What to work on -> Within the records below is a range that opens at the line with "Employee: Kiran M." and closes at the line with "Current enrolments: Meal Allowance". Return that range word for word, both ends included, and only that range.

[Data in this exercise Boundary: Start]

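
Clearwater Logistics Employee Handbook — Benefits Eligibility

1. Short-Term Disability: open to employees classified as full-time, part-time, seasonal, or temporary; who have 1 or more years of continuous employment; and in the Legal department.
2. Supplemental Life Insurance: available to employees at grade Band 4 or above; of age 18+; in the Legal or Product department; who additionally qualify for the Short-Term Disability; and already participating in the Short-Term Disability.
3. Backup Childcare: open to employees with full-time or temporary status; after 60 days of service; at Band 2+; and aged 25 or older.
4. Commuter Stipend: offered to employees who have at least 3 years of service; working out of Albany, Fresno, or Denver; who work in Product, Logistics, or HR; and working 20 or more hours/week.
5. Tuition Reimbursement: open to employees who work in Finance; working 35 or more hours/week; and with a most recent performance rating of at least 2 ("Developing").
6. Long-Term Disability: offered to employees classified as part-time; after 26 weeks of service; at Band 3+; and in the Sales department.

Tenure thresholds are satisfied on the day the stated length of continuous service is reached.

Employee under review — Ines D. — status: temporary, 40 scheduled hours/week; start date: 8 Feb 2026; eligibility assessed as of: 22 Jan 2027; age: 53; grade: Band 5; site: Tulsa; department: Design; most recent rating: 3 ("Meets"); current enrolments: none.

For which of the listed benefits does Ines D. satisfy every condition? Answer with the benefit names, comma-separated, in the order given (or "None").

Backup Childcare

Service from 8 Feb 2026 to 22 Jan 2027: 348 days.
Short-Term Disability — status temporary ✓; service 348 days < 1 year (≈365 days) ✗ → not eligible.
Supplemental Life Insurance — grade Band 5 ≥ Band 4 ✓; age 53 ≥ 18 ✓; dept Design ✗ → not eligible.
Backup Childcare — status temporary ✓; service 348 days ≥ 60 days ✓; grade Band 5 ≥ Band 2 ✓; age 53 ≥ 25 ✓ → eligible.
Commuter Stipend — service 348 days < 3 years (≈1095 days) ✗ → not eligible.
Tuition Reimbursement — dept Design ✗ → not eligible.
Long-Term Disability — status temporary ✗ (requires part-time) → not eligible.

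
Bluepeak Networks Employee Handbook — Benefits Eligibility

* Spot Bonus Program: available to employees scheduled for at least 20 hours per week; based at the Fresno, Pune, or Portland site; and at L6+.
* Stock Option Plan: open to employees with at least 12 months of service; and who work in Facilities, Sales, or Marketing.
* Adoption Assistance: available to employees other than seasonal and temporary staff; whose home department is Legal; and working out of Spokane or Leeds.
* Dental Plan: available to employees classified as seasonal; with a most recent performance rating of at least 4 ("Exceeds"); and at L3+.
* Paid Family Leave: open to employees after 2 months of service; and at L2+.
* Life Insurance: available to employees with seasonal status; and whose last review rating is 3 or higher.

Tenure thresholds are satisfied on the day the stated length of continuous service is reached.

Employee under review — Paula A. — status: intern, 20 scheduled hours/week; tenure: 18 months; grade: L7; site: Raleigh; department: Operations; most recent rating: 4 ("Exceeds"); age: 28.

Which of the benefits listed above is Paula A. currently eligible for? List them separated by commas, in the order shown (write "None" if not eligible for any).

Spot Bonus Program — 20 hrs/wk ≥ 20 ✓; site Raleigh ✗ (not Fresno, Pune, or Portland) → not eligible.
Stock Option Plan — service 18 months ≥ 12 months ✓; dept Operations ✗ → not eligible.
Adoption Assistance — status intern ✓ (not excluded); dept Operations ✗ → not eligible.
Dental Plan — status intern ✗ (requires seasonal) → not eligible.
Paid Family Leave — service 18 months ≥ 2 months ✓; grade L7 ≥ L2 ✓ → eligible.
Life Insurance — status intern ✗ (requires seasonal) → not eligible.

Paid Family Leave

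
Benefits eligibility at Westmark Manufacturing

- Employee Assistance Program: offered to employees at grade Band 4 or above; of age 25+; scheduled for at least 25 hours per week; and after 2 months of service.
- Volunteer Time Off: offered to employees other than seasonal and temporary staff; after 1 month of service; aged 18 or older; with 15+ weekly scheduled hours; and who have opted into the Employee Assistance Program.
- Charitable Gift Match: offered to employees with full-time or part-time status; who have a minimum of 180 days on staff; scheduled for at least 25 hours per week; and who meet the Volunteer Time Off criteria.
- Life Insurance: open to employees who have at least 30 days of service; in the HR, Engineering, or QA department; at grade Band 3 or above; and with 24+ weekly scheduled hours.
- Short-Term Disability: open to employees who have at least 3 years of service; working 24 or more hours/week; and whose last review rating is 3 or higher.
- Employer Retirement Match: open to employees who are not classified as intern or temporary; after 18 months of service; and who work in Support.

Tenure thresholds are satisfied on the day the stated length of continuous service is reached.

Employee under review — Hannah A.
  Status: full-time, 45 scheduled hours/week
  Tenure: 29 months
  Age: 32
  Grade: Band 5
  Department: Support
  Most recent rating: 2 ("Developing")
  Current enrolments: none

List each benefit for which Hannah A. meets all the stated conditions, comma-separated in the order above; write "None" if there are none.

Employee Assistance Program — grade Band 5 ≥ Band 4 ✓; age 32 ≥ 25 ✓; 45 hrs/wk ≥ 25 ✓; service 29 months ≥ 2 months ✓ → eligible.
Volunteer Time Off — status full-time ✓ (not excluded); service 29 months ≥ 1 month ✓; age 32 ≥ 18 ✓; 45 hrs/wk ≥ 15 ✓; not enrolled in Employee Assistance Program ✗ → not eligible.
Charitable Gift Match — status full-time ✓; service 29 months ≥ 180 days ✓; 45 hrs/wk ≥ 25 ✓; not eligible for Volunteer Time Off ✗ → not eligible.
Life Insurance — service 29 months ≥ 30 days ✓; dept Support ✗ → not eligible.
Short-Term Disability — service 29 months < 3 years (≈1095 days) ✗ → not eligible.
Employer Retirement Match — status full-time ✓ (not excluded); service 29 months ≥ 18 months ✓; dept Support ✓ → eligible.

Employee Assistance Program, Employer Retirement Match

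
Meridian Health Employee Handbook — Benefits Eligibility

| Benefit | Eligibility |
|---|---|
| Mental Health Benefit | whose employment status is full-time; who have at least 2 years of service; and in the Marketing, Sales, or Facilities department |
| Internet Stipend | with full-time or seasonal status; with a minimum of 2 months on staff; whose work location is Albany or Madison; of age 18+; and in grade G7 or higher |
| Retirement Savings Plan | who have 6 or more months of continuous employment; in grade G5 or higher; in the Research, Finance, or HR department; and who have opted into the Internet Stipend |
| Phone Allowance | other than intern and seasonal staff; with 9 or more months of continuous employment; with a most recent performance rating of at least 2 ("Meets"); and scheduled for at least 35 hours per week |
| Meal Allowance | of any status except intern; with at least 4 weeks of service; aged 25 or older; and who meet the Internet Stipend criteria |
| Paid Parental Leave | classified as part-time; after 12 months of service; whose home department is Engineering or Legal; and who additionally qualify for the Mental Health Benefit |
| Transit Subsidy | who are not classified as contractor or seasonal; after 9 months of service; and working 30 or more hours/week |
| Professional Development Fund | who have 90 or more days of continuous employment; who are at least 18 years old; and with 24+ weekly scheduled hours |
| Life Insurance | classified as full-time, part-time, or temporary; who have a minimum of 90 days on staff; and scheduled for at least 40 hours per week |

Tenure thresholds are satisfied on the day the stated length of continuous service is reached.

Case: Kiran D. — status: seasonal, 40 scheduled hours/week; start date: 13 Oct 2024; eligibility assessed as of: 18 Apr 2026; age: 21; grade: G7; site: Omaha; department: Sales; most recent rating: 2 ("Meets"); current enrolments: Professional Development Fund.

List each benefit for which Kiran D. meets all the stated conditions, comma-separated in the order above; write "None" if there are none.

Professional Development Fund

Service from 13 Oct 2024 to 18 Apr 2026: 552 days.
Mental Health Benefit — status seasonal ✗ (requires full-time) → not eligible.
Internet Stipend — status seasonal ✓; service 552 days ≥ 2 months (≈60 days) ✓; site Omaha ✗ (not Albany or Madison) → not eligible.
Retirement Savings Plan — service 552 days ≥ 6 months (≈180 days) ✓; grade G7 ≥ G5 ✓; dept Sales ✗ → not eligible.
Phone Allowance — status seasonal ✗ (excluded) → not eligible.
Meal Allowance — status seasonal ✓ (not excluded); service 552 days ≥ 4 weeks (≈28 days) ✓; age 21 < 25 ✗ → not eligible.
Paid Parental Leave — status seasonal ✗ (requires part-time) → not eligible.
Transit Subsidy — status seasonal ✗ (excluded) → not eligible.
Professional Development Fund — service 552 days ≥ 90 days ✓; age 21 ≥ 18 ✓; 40 hrs/wk ≥ 24 ✓ → eligible.
Life Insurance — status seasonal ✗ (requires full-time, part-time, or temporary) → not eligible.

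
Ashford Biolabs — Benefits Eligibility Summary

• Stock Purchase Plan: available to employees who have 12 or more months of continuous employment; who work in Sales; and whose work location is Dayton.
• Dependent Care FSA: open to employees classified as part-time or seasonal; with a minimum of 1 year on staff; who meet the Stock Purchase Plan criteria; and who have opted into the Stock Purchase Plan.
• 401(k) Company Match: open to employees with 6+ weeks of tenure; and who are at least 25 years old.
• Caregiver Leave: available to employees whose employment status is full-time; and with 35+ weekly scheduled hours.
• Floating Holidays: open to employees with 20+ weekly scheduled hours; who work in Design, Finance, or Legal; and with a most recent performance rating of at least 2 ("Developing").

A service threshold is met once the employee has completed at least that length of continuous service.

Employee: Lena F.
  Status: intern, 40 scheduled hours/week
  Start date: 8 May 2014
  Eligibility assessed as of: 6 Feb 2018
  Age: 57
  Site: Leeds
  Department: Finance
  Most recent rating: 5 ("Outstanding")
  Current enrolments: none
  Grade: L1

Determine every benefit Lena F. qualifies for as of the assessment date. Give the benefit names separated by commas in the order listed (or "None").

Service from 8 May 2014 to 6 Feb 2018: 1370 days.
Stock Purchase Plan — service 1370 days ≥ 12 months (≈360 days) ✓; dept Finance ✗ → not eligible.
Dependent Care FSA — status intern ✗ (requires part-time or seasonal) → not eligible.
401(k) Company Match — service 1370 days ≥ 6 weeks (≈42 days) ✓; age 57 ≥ 25 ✓ → eligible.
Caregiver Leave — status intern ✗ (requires full-time) → not eligible.
Floating Holidays — 40 hrs/wk ≥ 20 ✓; dept Finance ✓; rating 5 ≥ 2 ✓ → eligible.

401(k) Company Match, Floating Holidays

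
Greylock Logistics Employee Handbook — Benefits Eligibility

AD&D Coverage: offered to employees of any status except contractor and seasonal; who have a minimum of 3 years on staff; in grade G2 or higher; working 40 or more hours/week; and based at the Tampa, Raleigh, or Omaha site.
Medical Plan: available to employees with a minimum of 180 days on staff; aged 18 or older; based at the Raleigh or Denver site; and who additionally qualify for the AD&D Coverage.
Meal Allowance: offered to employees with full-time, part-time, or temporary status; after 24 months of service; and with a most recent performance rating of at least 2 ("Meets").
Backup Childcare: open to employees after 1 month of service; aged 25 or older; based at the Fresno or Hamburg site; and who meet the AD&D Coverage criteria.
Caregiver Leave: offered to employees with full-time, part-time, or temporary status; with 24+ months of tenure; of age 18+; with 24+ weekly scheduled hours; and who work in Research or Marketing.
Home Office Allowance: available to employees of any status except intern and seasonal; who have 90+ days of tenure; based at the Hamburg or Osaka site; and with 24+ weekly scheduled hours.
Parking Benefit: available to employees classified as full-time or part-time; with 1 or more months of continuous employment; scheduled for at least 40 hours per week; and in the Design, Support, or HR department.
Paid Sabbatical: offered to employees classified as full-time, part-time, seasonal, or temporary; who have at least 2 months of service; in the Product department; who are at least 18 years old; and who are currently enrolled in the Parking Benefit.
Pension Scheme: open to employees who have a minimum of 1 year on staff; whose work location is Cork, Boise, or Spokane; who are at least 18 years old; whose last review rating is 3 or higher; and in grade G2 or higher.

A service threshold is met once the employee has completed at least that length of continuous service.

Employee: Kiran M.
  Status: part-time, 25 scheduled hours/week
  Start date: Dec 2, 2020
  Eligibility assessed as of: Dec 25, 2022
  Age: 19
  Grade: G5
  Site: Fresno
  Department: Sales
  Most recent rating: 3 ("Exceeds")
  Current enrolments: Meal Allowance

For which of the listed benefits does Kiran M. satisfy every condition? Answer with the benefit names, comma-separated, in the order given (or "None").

Meal Allowance

Service from Dec 2, 2020 to Dec 25, 2022: 753 days.
AD&D Coverage — status part-time ✓ (not excluded); service 753 days < 3 years (≈1095 days) ✗ → not eligible.
Medical Plan — service 753 days ≥ 180 days ✓; age 19 ≥ 18 ✓; site Fresno ✗ (not Raleigh or Denver) → not eligible.
Meal Allowance — status part-time ✓; service 753 days ≥ 24 months (≈720 days) ✓; rating 3 ≥ 2 ✓ → eligible.
Backup Childcare — service 753 days ≥ 1 month (≈30 days) ✓; age 19 < 25 ✗ → not eligible.
Caregiver Leave — status part-time ✓; service 753 days ≥ 24 months (≈720 days) ✓; age 19 ≥ 18 ✓; 25 hrs/wk ≥ 24 ✓; dept Sales ✗ → not eligible.
Home Office Allowance — status part-time ✓ (not excluded); service 753 days ≥ 90 days ✓; site Fresno ✗ (not Hamburg or Osaka) → not eligible.
Parking Benefit — status part-time ✓; service 753 days ≥ 1 month (≈30 days) ✓; 25 hrs/wk < 40 ✗ → not eligible.
Paid Sabbatical — status part-time ✓; service 753 days ≥ 2 months (≈60 days) ✓; dept Sales ✗ → not eligible.
Pension Scheme — service 753 days ≥ 1 year (≈365 days) ✓; site Fresno ✗ (not Cork, Boise, or Spokane) → not eligible.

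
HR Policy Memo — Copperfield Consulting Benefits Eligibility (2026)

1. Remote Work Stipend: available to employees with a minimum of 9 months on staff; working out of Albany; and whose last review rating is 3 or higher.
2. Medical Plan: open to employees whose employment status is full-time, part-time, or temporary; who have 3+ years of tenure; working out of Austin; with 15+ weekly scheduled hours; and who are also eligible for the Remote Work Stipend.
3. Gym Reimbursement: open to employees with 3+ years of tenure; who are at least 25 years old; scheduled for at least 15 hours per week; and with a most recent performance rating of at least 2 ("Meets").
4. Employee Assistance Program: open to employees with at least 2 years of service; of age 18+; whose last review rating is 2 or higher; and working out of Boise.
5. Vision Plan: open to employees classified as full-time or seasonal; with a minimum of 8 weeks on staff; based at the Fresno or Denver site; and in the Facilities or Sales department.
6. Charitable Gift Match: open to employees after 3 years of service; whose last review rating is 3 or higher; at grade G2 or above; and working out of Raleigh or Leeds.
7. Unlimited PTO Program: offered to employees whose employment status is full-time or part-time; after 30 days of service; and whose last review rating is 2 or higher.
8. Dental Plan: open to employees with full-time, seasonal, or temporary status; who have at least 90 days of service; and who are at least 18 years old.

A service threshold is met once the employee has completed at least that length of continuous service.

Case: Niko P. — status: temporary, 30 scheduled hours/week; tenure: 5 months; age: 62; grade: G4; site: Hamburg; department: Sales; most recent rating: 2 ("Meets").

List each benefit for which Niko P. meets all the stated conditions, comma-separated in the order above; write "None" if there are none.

Remote Work Stipend — service 5 months < 9 months ✗ → not eligible.
Medical Plan — status temporary ✓; service 5 months < 3 years (≈1095 days) ✗ → not eligible.
Gym Reimbursement — service 5 months < 3 years (≈1095 days) ✗ → not eligible.
Employee Assistance Program — service 5 months < 2 years (≈730 days) ✗ → not eligible.
Vision Plan — status temporary ✗ (requires full-time or seasonal) → not eligible.
Charitable Gift Match — service 5 months < 3 years (≈1095 days) ✗ → not eligible.
Unlimited PTO Program — status temporary ✗ (requires full-time or part-time) → not eligible.
Dental Plan — status temporary ✓; service 5 months ≥ 90 days ✓; age 62 ≥ 18 ✓ → eligible.

Dental Plan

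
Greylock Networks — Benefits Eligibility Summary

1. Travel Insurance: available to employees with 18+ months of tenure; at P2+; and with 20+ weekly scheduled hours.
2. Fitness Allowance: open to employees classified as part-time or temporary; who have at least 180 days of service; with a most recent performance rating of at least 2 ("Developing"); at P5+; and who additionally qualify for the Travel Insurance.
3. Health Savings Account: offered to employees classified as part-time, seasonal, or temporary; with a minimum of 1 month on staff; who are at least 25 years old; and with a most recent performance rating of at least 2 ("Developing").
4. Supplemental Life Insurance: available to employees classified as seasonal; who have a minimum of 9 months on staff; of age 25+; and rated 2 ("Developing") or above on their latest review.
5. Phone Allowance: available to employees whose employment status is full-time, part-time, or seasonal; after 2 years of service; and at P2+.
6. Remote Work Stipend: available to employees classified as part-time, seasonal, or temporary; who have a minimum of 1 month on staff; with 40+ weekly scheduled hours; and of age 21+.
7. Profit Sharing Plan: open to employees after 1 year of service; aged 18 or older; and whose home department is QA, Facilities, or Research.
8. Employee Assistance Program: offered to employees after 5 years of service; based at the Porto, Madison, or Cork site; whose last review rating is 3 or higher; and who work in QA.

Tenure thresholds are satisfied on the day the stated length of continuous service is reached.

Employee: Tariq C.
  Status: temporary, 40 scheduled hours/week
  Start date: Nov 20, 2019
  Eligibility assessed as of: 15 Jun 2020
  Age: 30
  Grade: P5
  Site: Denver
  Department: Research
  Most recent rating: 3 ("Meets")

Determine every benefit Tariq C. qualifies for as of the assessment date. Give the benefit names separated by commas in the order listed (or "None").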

[Data in this exercise Boundary: End]

Result for this task ->
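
Employee: Kiran M.
  Status: part-time, 25 scheduled hours/week
  Start date: Dec 2, 2020
  Eligibility assessed as of: Dec 25, 2022
  Age: 19
  Grade: G5
  Site: Fresno
  Department: Sales
  Most recent rating: 3 ("Exceeds")
  Current enrolments: Meal Allowance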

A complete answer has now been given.